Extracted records
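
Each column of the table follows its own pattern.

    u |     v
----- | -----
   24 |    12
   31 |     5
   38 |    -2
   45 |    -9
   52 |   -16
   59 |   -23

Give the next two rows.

66  -30; 73  -37

For the column u, +7 each step: 24, 31, 38, 45, 52, 59 → 66 → 73.
Column v: together with the column u always sums to 36; 12, 5, -2, -9, -16, -23 → -30 → -37.
Putting the parts together: 66  -30 and then 73  -37.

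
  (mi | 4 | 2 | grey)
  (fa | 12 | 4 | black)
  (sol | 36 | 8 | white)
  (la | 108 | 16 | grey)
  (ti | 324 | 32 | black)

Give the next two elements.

Note goes mi, fa, sol, la, ti → do → re (runs through the solfège scale do→ti).
Second component goes 4, 12, 36, 108, 324 → 972 → 2916 (×3 each step).
Third component: ×2 each step, so 2, 4, 8, 16, 32 → 64 → 128.
Shade: repeats grey → black → white, so grey, black, white, grey, black → white → grey.
Putting the parts together: (do | 972 | 64 | white) and then (re | 2916 | 128 | grey).

(do | 972 | 64 | white), (re | 2916 | 128 | grey)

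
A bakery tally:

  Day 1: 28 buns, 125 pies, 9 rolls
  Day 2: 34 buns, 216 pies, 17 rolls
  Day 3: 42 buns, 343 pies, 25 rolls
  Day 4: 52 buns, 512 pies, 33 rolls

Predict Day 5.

64 buns, 729 pies, 41 rolls

Buns: 28, 34, 42, 52 → 64 (differences are 6, 8, 10, … (increasing by 2 each time)).
Pies: perfect cubes: 5³, 6³, 7³, …; 125, 216, 343, 512 → 729.
For the rolls, +8 each step: 9, 17, 25, 33 → 41.
Combining the parts gives 64 buns, 729 pies, 41 rolls.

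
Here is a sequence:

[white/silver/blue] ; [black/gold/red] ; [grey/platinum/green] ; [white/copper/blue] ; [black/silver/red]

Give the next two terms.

Shade: repeats white → black → grey; white, black, grey, white, black → grey → white.
Metal: silver, gold, platinum, copper, silver → gold → platinum (repeats silver → gold → platinum → copper).
Colour: blue, red, green, blue, red → green → blue (repeats blue → red → green).
Putting the parts together: [grey/gold/green] and then [white/platinum/blue].

[grey/gold/green], [white/platinum/blue]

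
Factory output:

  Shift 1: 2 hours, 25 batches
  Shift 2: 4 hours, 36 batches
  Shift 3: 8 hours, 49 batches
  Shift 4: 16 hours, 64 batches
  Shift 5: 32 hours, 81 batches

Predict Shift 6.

Hours goes 2, 4, 8, 16, 32 → 64 (×2 each step).
For the batches, perfect squares: 5², 6², 7², …: 25, 36, 49, 64, 81 → 100.
So the next line is 64 hours, 100 batches.

64 hours, 100 batches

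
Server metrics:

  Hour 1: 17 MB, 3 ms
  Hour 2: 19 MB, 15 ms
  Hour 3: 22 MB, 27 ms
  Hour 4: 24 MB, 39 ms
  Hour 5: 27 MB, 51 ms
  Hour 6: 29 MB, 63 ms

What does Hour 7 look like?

MB: alternating steps +2, +3, +2, +3, …, so 17, 19, 22, 24, 27, 29 → 32.
Ms: +12 each step, so 3, 15, 27, 39, 51, 63 → 75.
Combining the parts gives 32 MB, 75 ms.

32 MB, 75 ms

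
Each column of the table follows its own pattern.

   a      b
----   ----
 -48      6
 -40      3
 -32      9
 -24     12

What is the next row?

-16  21

Column a — +8 each step: -48, -40, -32, -24 → -16.
Column b: each term is the sum of the two before it, so 6, 3, 9, 12 → 21.
So the next row is -16  21.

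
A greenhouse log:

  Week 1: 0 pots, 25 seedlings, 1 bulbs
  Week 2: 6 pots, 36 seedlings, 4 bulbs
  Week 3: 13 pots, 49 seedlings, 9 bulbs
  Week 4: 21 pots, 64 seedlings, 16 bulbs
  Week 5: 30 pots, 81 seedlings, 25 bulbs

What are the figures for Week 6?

For the pots, differences are 6, 7, 8, … (increasing by 1 each time): 0, 6, 13, 21, 30 → 40.
Seedlings — perfect squares: 5², 6², 7², …: 25, 36, 49, 64, 81 → 100.
Bulbs goes 1, 4, 9, 16, 25 → 36 (perfect squares: 1², 2², 3², …).
Putting it together: 40 pots, 100 seedlings, 36 bulbs.

40 pots, 100 seedlings, 36 bulbs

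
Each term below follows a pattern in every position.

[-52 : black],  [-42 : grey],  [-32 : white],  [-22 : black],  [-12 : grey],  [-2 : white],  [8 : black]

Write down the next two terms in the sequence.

[18 : grey], [28 : white]

For the first part, +10 each step: -52, -42, -32, -22, -12, -2, 8 → 18 → 28.
Shade: repeats black → grey → white, so black, grey, white, black, grey, white, black → grey → white.
So the next two terms are [18 : grey] and [28 : white].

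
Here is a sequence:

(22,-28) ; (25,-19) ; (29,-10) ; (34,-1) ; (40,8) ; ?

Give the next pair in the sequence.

First entry: differences are 3, 4, 5, … (increasing by 1 each time); 22, 25, 29, 34, 40 → 47.
Second entry: -28, -19, -10, -1, 8 → 17 (+9 each step).
Combining the parts gives (47,17).

(47,17)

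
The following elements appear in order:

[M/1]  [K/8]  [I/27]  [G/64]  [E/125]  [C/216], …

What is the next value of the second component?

343

Second component — perfect cubes: 1³, 2³, 3³, …: 1, 8, 27, 64, 125, 216 → 343.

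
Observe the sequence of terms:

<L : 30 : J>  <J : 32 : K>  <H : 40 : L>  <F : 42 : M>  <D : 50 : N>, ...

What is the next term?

First letter: letters move back 2 places in the alphabet, so L, J, H, F, D → B.
Second coordinate goes 30, 32, 40, 42, 50 → 52 (alternating steps +2, +8, +2, +8, …).
Second letter: J, K, L, M, N → O (letters move forward 1 place in the alphabet).
So the next term is <B : 52 : O>.

<B : 52 : O>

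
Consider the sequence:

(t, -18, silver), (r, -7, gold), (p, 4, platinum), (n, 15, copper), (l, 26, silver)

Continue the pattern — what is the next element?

For the letter, letters move back 2 places in the alphabet: t, r, p, n, l → j.
Second slot goes -18, -7, 4, 15, 26 → 37 (+11 each step).
Metal — repeats silver → gold → platinum → copper: silver, gold, platinum, copper, silver → gold.
So the next element is (j, 37, gold).

(j, 37, gold)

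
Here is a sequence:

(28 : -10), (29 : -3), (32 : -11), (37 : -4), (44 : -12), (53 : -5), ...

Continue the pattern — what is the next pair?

For the first component, differences are 1, 3, 5, … (increasing by 2 each time): 28, 29, 32, 37, 44, 53 → 64.
Second component: -10, -3, -11, -4, -12, -5 → -13 (alternating steps +7, −8, +7, −8, …).
Putting it together: (64 : -13).

(64 : -13)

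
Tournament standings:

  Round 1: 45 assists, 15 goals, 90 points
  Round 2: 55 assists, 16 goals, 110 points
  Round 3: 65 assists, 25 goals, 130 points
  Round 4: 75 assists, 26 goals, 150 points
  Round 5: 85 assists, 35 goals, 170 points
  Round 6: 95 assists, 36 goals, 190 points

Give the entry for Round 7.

Assists: +10 each step, so 45, 55, 65, 75, 85, 95 → 105.
For the goals, alternating steps +1, +9, +1, +9, …: 15, 16, 25, 26, 35, 36 → 45.
Points: always 2 × the assists; 90, 110, 130, 150, 170, 190 → 210.
So the next line is 105 assists, 45 goals, 210 points.

105 assists, 45 goals, 210 points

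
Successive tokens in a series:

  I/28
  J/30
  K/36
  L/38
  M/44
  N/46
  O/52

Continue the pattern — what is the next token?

P/54

Letter — letters move forward 1 place in the alphabet: I, J, K, L, M, N, O → P.
Second component — alternating steps +2, +6, +2, +6, …: 28, 30, 36, 38, 44, 46, 52 → 54.
Combining the parts gives P/54.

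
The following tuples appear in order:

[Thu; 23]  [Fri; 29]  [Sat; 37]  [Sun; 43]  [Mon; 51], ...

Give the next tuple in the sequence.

[Tue; 57]

Day goes Thu, Fri, Sat, Sun, Mon → Tue (runs through the weekdays Mon→Sun).
Second part — alternating steps +6, +8, +6, +8, …: 23, 29, 37, 43, 51 → 57.
Combining the parts gives [Tue; 57].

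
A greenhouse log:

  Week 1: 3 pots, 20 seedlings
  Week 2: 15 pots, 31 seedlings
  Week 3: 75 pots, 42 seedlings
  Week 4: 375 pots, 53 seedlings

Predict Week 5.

Pots: ×5 each step; 3, 15, 75, 375 → 1875.
Seedlings: +11 each step, so 20, 31, 42, 53 → 64.
Putting it together: 1875 pots, 64 seedlings.

1875 pots, 64 seedlings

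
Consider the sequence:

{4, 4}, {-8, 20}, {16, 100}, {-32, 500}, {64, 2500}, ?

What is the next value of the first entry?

First entry goes 4, -8, 16, -32, 64 → -128 (×(-2) each step).
Second entry: 4, 20, 100, 500, 2500 → 12500 (×5 each step).

-128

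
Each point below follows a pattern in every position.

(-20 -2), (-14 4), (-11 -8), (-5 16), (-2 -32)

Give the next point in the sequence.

For the first component, alternating steps +6, +3, +6, +3, …: -20, -14, -11, -5, -2 → 4.
Second component — ×(-2) each step: -2, 4, -8, 16, -32 → 64.
Combining the parts gives (4 64).

(4 64)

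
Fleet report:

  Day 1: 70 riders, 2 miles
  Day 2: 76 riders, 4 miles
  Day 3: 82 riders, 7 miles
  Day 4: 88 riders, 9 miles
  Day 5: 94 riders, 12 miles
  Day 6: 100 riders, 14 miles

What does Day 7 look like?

106 riders, 17 miles

Riders: +6 each step; 70, 76, 82, 88, 94, 100 → 106.
Miles goes 2, 4, 7, 9, 12, 14 → 17 (alternating steps +2, +3, +2, +3, …).
Putting it together: 106 riders, 17 miles.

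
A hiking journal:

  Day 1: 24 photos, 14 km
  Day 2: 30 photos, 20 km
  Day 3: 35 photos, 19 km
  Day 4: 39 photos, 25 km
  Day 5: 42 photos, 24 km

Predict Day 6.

44 photos, 30 km

Photos: differences are 6, 5, 4, … (decreasing by 1 each time); 24, 30, 35, 39, 42 → 44.
Km goes 14, 20, 19, 25, 24 → 30 (alternating steps +6, −1, +6, −1, …).
Putting it together: 44 photos, 30 km.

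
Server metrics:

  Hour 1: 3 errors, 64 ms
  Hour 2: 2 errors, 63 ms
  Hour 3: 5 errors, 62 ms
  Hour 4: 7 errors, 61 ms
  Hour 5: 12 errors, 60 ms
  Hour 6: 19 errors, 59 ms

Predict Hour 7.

31 errors, 58 ms

Errors: each term is the sum of the two before it; 3, 2, 5, 7, 12, 19 → 31.
Ms: −1 each step; 64, 63, 62, 61, 60, 59 → 58.
Putting it together: 31 errors, 58 ms.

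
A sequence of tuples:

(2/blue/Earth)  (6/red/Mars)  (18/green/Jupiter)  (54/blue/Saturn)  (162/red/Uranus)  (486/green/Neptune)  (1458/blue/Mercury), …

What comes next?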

> _INSTRUCTIONS FOR THE TASK_
Exactly as they appear, retype the lines from the start of the records through the line containing "Day 2: 34 buns, 216 pies, 17 rolls".

> _EXERCISE OUTPUT_
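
Each column of the table follows its own pattern.

    u |     v
----- | -----
   24 |    12
   31 |     5
   38 |    -2
   45 |    -9
   52 |   -16
   59 |   -23

Give the next two rows.

66  -30; 73  -37

For the column u, +7 each step: 24, 31, 38, 45, 52, 59 → 66 → 73.
Column v: together with the column u always sums to 36; 12, 5, -2, -9, -16, -23 → -30 → -37.
Putting the parts together: 66  -30 and then 73  -37.

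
  (mi | 4 | 2 | grey)
  (fa | 12 | 4 | black)
  (sol | 36 | 8 | white)
  (la | 108 | 16 | grey)
  (ti | 324 | 32 | black)

Give the next two elements.

Note goes mi, fa, sol, la, ti → do → re (runs through the solfège scale do→ti).
Second component goes 4, 12, 36, 108, 324 → 972 → 2916 (×3 each step).
Third component: ×2 each step, so 2, 4, 8, 16, 32 → 64 → 128.
Shade: repeats grey → black → white, so grey, black, white, grey, black → white → grey.
Putting the parts together: (do | 972 | 64 | white) and then (re | 2916 | 128 | grey).

(do | 972 | 64 | white), (re | 2916 | 128 | grey)

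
A bakery tally:

  Day 1: 28 buns, 125 pies, 9 rolls
  Day 2: 34 buns, 216 pies, 17 rolls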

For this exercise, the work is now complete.